* **Dataset entries**:

▬▬▬

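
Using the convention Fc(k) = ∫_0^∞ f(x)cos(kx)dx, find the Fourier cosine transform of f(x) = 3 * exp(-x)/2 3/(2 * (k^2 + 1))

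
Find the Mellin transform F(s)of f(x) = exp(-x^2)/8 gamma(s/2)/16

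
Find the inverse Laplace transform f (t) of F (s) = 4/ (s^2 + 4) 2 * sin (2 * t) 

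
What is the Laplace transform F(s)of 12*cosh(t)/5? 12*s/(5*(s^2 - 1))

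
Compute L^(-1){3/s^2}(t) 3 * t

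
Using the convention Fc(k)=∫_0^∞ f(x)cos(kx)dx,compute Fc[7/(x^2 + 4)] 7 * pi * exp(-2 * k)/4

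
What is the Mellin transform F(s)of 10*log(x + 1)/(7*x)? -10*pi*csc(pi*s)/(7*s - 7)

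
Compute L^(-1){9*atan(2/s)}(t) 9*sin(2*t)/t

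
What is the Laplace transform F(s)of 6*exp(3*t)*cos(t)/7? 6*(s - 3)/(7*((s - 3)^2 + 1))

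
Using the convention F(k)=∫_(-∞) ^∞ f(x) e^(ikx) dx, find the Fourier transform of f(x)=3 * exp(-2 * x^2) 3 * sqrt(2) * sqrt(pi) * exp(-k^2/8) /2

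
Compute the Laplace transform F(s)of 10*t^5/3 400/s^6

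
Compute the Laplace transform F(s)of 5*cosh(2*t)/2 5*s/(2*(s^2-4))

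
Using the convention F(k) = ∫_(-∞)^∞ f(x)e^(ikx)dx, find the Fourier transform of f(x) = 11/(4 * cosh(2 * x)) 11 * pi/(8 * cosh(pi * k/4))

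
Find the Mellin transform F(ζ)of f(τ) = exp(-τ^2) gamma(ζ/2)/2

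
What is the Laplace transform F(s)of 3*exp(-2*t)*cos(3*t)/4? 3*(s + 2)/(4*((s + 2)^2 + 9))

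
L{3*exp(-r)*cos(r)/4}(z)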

▬▬▬

* **What this task involves**: Among the records above, find each line containing the string "cosh" and copy it.

* **Solution to this task**:
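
What is the Laplace transform F(s)of 12*cosh(t)/5? 12*s/(5*(s^2 - 1))
Compute the Laplace transform F(s)of 5*cosh(2*t)/2 5*s/(2*(s^2-4))
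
Using the convention F(k) = ∫_(-∞)^∞ f(x)e^(ikx)dx, find the Fourier transform of f(x) = 11/(4 * cosh(2 * x)) 11 * pi/(8 * cosh(pi * k/4))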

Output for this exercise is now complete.